- [What is required]:
Go line by line through the entries and show those that hold the string "they".
**** Records provided ****
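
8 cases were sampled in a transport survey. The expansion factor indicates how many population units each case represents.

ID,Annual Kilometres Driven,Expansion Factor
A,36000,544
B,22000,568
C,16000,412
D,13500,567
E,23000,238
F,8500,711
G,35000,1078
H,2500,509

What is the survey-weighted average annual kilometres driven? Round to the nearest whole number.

20931

Weighted sum = 36000×544 + 22000×568 + 16000×412 + 13500×567 + 23000×238 + 8500×711 + 35000×1078 + 2500×509
  = 19584000 + 12496000 + 6592000 + 7654500 + 5474000 + 6043500 + 37730000 + 1272500 = 96846500
Sum of weights = 544 + 568 + 412 + 567 + 238 + 711 + 1078 + 509 = 4627
Weighted mean = 96846500 / 4627 = 20930.733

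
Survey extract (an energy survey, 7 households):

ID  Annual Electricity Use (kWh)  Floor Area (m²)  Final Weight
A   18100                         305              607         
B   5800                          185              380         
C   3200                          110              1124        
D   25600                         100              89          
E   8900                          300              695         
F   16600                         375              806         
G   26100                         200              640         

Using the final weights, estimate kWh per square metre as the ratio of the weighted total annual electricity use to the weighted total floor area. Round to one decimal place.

53.9

Σ wᵢ·y = 18100×607 + 5800×380 + 3200×1124 + 25600×89 + 8900×695 + 16600×806 + 26100×640
  = 10986700 + 2204000 + 3596800 + 2278400 + 6185500 + 13379600 + 16704000 = 55335000
Σ wᵢ·x = 305×607 + 185×380 + 110×1124 + 100×89 + 300×695 + 375×806 + 200×640
  = 185135 + 70300 + 123640 + 8900 + 208500 + 302250 + 128000 = 1026725
Ratio = 55335000 / 1026725 = 53.894665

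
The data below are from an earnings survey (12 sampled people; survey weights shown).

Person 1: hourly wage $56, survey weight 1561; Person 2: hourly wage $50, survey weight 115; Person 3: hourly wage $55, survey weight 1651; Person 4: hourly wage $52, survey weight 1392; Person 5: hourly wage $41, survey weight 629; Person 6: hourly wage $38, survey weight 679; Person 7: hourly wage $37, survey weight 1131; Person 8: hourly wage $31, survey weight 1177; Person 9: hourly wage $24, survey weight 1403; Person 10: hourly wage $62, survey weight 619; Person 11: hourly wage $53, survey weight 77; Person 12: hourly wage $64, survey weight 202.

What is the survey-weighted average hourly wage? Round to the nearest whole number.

45

Weighted sum = 56×1561 + 50×115 + 55×1651 + 52×1392 + 41×629 + 38×679 + 37×1131 + 31×1177 + 24×1403 + 62×619 + 53×77 + 64×202
  = 87416 + 5750 + 90805 + 72384 + 25789 + 25802 + 41847 + 36487 + 33672 + 38378 + 4081 + 12928 = 475339
Sum of weights = 1561 + 115 + 1651 + 1392 + 629 + 679 + 1131 + 1177 + 1403 + 619 + 77 + 202 = 10636
Weighted mean = 475339 / 10636 = 44.691519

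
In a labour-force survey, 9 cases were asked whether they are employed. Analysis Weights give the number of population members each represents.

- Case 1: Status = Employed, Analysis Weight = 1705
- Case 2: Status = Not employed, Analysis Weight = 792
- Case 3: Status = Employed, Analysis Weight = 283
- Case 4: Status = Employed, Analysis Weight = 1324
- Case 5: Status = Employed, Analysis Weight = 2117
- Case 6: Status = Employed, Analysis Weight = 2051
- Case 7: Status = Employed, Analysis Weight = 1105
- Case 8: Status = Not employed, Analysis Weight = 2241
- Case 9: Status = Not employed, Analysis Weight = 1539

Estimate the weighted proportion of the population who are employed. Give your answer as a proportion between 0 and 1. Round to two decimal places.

Sum of weights for 'Employed' = 1705 + 283 + 1324 + 2117 + 2051 + 1105 = 8585
Total weight = 13157
Weighted proportion = 8585 / 13157 = 0.65250437

0.65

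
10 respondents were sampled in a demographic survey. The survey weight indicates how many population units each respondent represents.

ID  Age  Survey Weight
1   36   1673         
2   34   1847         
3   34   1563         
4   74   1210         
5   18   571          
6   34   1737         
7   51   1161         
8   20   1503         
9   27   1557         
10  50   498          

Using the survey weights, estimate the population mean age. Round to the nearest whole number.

Weighted sum = 36×1673 + 34×1847 + 34×1563 + 74×1210 + 18×571 + 34×1737 + 51×1161 + 20×1503 + 27×1557 + 50×498
  = 491254
Sum of weights = 1673 + 1847 + 1563 + 1210 + 571 + 1737 + 1161 + 1503 + 1557 + 498 = 13320
Weighted mean = 491254 / 13320 = 36.880931

37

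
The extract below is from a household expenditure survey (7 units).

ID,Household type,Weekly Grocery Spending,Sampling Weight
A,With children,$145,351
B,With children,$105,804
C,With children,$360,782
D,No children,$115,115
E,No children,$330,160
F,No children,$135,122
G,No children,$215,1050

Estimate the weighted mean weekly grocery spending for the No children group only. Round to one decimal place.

213.0

No children rows: D, E, F, G
Weighted sum = 115×115 + 330×160 + 135×122 + 215×1050
  = 13225 + 52800 + 16470 + 225750 = 308245
Sum of weights = 115 + 160 + 122 + 1050 = 1447
Weighted mean = 308245 / 1447 = 213.0235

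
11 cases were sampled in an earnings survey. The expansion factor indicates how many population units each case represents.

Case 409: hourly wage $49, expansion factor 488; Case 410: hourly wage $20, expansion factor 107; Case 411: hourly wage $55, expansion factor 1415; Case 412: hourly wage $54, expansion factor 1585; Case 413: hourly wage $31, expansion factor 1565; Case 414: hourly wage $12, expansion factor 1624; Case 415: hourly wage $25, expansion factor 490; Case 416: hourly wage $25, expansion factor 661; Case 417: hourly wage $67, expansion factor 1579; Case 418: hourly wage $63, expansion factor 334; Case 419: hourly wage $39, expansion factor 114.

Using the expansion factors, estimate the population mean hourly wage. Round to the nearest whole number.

42

Weighted sum = 49×488 + 20×107 + 55×1415 + 54×1585 + 31×1565 + 12×1624 + 25×490 + 25×661 + 67×1579 + 63×334 + 39×114
  = 23912 + 2140 + 77825 + 85590 + 48515 + 19488 + 12250 + 16525 + 105793 + 21042 + 4446 = 417526
Sum of weights = 488 + 107 + 1415 + 1585 + 1565 + 1624 + 490 + 661 + 1579 + 334 + 114 = 9962
Weighted mean = 417526 / 9962 = 41.911865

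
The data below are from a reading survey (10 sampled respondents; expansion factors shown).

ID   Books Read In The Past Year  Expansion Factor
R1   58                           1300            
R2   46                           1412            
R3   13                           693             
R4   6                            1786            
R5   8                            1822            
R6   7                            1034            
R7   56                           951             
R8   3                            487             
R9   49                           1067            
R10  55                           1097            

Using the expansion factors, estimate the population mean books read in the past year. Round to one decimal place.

30.0

Weighted sum = 58×1300 + 46×1412 + 13×693 + 6×1786 + 8×1822 + 7×1034 + 56×951 + 3×487 + 49×1067 + 55×1097
  = 349226
Sum of weights = 11649
Weighted mean = 349226 / 11649 = 29.979054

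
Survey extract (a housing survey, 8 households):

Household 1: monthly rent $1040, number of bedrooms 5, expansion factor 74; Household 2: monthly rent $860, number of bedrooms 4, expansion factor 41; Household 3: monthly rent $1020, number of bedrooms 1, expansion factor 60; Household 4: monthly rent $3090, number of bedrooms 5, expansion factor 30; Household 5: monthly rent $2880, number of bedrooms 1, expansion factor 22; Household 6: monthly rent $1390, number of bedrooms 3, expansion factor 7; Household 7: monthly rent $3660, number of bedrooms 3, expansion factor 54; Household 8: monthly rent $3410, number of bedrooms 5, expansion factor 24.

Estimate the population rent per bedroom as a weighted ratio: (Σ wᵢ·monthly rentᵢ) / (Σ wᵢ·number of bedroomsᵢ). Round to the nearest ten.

Σ wᵢ·y = 1040×74 + 860×41 + 1020×60 + 3090×30 + 2880×22 + 1390×7 + 3660×54 + 3410×24
  = 76960 + 35260 + 61200 + 92700 + 63360 + 9730 + 197640 + 81840 = 618690
Σ wᵢ·x = 1069
Ratio = 618690 / 1069 = 578.75585

580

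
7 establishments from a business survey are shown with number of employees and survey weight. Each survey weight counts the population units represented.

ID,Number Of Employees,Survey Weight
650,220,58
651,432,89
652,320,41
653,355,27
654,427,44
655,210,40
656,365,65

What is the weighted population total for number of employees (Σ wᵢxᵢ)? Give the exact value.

124826

Weighted total = 220×58 + 432×89 + 320×41 + 355×27 + 427×44 + 210×40 + 365×65
  = 12760 + 38448 + 13120 + 9585 + 18788 + 8400 + 23725 = 124826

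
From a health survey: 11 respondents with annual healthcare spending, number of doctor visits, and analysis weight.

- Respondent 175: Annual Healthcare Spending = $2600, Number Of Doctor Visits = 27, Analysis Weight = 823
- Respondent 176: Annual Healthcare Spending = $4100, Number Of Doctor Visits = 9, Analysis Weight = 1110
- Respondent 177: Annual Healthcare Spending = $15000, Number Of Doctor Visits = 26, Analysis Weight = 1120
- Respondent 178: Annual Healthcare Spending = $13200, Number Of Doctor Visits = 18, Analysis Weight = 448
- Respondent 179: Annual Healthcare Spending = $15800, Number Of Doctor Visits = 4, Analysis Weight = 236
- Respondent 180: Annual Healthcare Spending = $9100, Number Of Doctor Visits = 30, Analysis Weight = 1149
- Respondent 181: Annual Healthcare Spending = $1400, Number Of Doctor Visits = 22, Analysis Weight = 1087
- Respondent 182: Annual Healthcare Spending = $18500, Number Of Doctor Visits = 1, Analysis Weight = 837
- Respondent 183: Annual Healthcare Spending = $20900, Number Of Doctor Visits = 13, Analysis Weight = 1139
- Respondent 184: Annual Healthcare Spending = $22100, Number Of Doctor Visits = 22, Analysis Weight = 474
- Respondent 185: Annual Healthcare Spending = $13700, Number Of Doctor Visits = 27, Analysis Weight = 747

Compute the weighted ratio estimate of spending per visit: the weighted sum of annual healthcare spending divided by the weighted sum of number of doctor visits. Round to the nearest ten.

Σ wᵢ·y = 2600×823 + 4100×1110 + 15000×1120 + 13200×448 + 15800×236 + 9100×1149 + 1400×1087 + 18500×837 + 20900×1139 + 22100×474 + 13700×747
  = 2139800 + 4551000 + 16800000 + 5913600 + 3728800 + 10455900 + 1521800 + 15484500 + 23805100 + 10475400 + 10233900 = 105109800
Σ wᵢ·x = 174964
Ratio = 105109800 / 174964 = 600.75101

600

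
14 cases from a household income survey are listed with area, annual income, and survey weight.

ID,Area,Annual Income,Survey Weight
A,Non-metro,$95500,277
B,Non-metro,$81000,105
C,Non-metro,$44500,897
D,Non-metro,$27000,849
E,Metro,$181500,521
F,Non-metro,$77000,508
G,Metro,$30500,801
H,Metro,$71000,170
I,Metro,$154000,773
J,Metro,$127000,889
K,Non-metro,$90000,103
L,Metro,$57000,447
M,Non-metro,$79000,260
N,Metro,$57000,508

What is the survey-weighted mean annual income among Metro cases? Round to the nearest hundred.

101600

Metro rows: E, G, H, I, J, L, N
Weighted sum = 417442000
Sum of weights = 4109
Weighted mean = 417442000 / 4109 = 101592.11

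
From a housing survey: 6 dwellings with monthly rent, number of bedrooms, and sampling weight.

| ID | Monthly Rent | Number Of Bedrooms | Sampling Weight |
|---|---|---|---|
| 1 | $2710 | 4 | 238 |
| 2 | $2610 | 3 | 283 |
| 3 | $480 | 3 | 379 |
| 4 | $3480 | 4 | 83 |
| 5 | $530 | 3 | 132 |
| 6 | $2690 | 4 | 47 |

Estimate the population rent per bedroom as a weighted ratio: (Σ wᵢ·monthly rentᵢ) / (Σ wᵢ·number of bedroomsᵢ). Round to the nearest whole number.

532

Σ wᵢ·y = 2710×238 + 2610×283 + 480×379 + 3480×83 + 530×132 + 2690×47
  = 2050760
Σ wᵢ·x = 4×238 + 3×283 + 3×379 + 4×83 + 3×132 + 4×47
  = 952 + 849 + 1137 + 332 + 396 + 188 = 3854
Ratio = 2050760 / 3854 = 532.11209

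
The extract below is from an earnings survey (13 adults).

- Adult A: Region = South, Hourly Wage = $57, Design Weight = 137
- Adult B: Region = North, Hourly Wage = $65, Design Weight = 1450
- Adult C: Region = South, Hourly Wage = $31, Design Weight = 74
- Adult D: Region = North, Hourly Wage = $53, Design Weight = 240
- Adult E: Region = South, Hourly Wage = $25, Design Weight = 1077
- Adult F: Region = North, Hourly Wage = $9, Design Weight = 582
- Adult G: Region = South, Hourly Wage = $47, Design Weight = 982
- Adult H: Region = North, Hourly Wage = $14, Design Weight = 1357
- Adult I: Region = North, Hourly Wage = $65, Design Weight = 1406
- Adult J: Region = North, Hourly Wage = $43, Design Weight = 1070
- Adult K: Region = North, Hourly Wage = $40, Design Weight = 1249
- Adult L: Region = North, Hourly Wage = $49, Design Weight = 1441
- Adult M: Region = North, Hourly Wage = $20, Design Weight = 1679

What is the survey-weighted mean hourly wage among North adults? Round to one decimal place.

North rows: B, D, F, H, I, J, K, L, M
Weighted sum = 65×1450 + 53×240 + 9×582 + 14×1357 + 65×1406 + 43×1070 + 40×1249 + 49×1441 + 20×1679
  = 94250 + 12720 + 5238 + 18998 + 91390 + 46010 + 49960 + 70609 + 33580 = 422755
Sum of weights = 1450 + 240 + 582 + 1357 + 1406 + 1070 + 1249 + 1441 + 1679 = 10474
Weighted mean = 422755 / 10474 = 40.362326

40.4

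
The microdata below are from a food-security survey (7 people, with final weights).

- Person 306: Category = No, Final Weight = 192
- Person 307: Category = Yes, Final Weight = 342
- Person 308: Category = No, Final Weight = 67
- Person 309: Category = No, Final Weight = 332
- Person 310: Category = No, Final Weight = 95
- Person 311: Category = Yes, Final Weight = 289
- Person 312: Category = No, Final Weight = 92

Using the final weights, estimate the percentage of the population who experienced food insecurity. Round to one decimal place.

Sum of weights for 'Yes' = 342 + 289 = 631
Total weight = 192 + 342 + 67 + 332 + 95 + 289 + 92 = 1409
Weighted proportion = 631 / 1409 = 0.44783534 → 44.783534%

44.8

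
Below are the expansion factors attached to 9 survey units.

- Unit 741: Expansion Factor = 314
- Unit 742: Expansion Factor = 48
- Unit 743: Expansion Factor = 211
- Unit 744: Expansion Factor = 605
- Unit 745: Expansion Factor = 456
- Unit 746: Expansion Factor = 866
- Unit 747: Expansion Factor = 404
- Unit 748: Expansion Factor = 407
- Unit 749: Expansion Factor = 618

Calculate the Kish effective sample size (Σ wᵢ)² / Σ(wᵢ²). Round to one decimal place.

7.1

Σ wᵢ = 314 + 48 + 211 + 605 + 456 + 866 + 404 + 407 + 618 = 3929
Σ wᵢ² = 98596 + 2304 + 44521 + 366025 + 207936 + 749956 + 163216 + 165649 + 381924 = 2180127
n_eff = 3929² / 2180127 = 15437041 / 2180127 = 7.080799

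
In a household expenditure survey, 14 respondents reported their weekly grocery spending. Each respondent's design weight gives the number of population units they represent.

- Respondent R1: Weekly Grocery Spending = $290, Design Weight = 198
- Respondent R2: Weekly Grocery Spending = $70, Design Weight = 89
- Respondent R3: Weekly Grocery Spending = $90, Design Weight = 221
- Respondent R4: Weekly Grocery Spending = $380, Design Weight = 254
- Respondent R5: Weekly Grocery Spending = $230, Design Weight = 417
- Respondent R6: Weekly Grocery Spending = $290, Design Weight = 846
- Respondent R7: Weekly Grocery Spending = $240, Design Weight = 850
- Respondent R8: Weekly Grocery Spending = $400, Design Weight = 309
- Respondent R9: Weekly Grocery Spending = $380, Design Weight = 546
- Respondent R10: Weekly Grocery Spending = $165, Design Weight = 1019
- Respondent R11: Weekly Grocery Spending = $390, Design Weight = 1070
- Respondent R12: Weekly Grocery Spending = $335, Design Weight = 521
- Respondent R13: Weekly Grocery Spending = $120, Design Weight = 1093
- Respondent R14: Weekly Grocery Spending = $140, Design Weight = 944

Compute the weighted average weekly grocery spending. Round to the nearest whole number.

248

Weighted sum = 2079680
Sum of weights = 8377
Weighted mean = 2079680 / 8377 = 248.26071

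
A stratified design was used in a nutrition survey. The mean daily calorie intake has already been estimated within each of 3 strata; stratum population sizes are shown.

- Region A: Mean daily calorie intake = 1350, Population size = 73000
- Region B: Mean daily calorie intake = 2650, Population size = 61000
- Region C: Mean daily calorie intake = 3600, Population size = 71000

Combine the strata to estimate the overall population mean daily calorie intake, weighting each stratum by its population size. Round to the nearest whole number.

2516

Σ Nₕ·x̄ₕ = 515800000
Σ Nₕ = 73000 + 61000 + 71000 = 205000
Overall mean = 515800000 / 205000 = 2516.0976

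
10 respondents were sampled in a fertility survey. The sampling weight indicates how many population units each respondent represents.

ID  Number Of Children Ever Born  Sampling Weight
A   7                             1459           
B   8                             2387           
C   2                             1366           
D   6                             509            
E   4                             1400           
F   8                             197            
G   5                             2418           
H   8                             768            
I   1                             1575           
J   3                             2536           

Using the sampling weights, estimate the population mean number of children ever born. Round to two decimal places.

4.77

Weighted sum = 7×1459 + 8×2387 + 2×1366 + 6×509 + 4×1400 + 8×197 + 5×2418 + 8×768 + 1×1575 + 3×2536
  = 10213 + 19096 + 2732 + 3054 + 5600 + 1576 + 12090 + 6144 + 1575 + 7608 = 69688
Sum of weights = 1459 + 2387 + 1366 + 509 + 1400 + 197 + 2418 + 768 + 1575 + 2536 = 14615
Weighted mean = 69688 / 14615 = 4.7682518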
****
- [Reply to the exercise]:
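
In a labour-force survey, 9 cases were asked whether they are employed. Analysis Weights give the number of population members each represents.
In a household expenditure survey, 14 respondents reported their weekly grocery spending. Each respondent's design weight gives the number of population units they represent.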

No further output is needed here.